(Records from a collection)

************

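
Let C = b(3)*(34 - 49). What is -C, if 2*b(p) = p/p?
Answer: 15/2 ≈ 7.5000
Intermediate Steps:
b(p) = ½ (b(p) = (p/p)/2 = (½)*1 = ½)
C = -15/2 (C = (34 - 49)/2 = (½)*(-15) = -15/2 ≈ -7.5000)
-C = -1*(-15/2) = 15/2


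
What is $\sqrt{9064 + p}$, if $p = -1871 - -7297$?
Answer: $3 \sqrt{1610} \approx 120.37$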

************

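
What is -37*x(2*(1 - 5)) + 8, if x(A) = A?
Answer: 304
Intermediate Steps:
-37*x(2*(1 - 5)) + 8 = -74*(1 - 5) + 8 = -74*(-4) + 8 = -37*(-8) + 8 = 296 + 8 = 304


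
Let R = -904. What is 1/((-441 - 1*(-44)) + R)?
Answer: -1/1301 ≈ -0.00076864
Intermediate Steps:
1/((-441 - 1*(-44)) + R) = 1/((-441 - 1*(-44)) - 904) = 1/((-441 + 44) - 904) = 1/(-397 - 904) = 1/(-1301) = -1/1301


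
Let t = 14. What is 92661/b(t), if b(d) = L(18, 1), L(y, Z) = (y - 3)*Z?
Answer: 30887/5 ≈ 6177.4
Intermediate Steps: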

************

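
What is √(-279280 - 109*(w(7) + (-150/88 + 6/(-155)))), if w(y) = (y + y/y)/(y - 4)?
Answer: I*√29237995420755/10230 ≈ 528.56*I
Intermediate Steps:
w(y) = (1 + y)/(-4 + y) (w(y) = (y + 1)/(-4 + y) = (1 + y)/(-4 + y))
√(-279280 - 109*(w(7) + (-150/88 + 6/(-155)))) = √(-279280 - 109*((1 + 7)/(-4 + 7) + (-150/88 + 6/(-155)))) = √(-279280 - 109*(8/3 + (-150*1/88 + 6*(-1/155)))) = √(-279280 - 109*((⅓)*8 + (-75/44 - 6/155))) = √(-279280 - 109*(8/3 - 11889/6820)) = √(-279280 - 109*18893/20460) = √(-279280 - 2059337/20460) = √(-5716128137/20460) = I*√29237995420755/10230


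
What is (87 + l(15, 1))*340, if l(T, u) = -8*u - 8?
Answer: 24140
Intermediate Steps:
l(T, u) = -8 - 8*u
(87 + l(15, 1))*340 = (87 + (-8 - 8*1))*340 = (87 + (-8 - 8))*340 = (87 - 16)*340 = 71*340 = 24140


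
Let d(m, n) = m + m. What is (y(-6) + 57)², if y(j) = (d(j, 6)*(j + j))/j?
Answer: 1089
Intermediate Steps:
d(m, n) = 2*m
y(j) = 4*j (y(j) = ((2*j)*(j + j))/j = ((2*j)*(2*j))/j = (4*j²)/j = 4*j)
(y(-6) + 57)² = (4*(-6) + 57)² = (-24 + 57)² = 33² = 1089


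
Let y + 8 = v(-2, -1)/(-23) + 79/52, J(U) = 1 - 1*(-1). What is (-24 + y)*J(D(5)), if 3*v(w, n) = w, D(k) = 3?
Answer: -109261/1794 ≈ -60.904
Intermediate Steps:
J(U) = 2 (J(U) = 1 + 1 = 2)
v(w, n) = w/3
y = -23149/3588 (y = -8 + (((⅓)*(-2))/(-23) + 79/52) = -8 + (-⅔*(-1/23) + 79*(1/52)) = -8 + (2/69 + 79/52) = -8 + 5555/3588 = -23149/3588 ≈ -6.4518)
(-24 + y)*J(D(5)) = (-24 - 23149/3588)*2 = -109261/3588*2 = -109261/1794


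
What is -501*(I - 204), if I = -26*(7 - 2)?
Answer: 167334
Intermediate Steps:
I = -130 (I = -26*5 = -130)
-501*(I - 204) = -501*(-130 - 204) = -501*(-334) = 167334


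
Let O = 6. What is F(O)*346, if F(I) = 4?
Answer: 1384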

************

What you should do: Every line above in which the word "sqrt" occurs is to be copied.

Result of the task:
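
What is $\sqrt{9064 + p}$, if $p = -1871 - -7297$?
Answer: $3 \sqrt{1610} \approx 120.37$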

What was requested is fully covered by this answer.